Task directions — Set down the lines below exactly as they stand, please. Go from the first through the one containing "Answer: 43190943029/155572 ≈ 2.7763e+5".

Record set —
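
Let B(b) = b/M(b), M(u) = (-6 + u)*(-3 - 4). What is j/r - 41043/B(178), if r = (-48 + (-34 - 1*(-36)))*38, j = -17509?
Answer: 43190943029/155572 ≈ 2.7763e+5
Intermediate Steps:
M(u) = 42 - 7*u (M(u) = (-6 + u)*(-7) = 42 - 7*u)
r = -1748 (r = (-48 + (-34 + 36))*38 = (-48 + 2)*38 = -46*38 = -1748)
B(b) = b/(42 - 7*b)
j/r - 41043/B(178) = -17509/(-1748) - 41043/((-1*178/(-42 + 7*178))) = -17509*(-1/1748) - 41043/((-1*178/(-42 + 1246))) = 17509/1748 - 41043/((-1*178/1204)) = 17509/1748 - 41043/((-1*178*1/1204)) = 17509/1748 - 41043/(-89/602) = 17509/1748 - 41043*(-602/89) = 17509/1748 + 24707886/89 = 43190943029/155572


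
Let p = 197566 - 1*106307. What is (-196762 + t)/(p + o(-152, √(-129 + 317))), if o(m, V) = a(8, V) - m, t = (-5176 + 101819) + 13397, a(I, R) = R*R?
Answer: -86722/91599 ≈ -0.94676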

Task output —
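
Let B(b) = b/M(b), M(u) = (-6 + u)*(-3 - 4). What is j/r - 41043/B(178), if r = (-48 + (-34 - 1*(-36)))*38, j = -17509?
Answer: 43190943029/155572 ≈ 2.7763e+5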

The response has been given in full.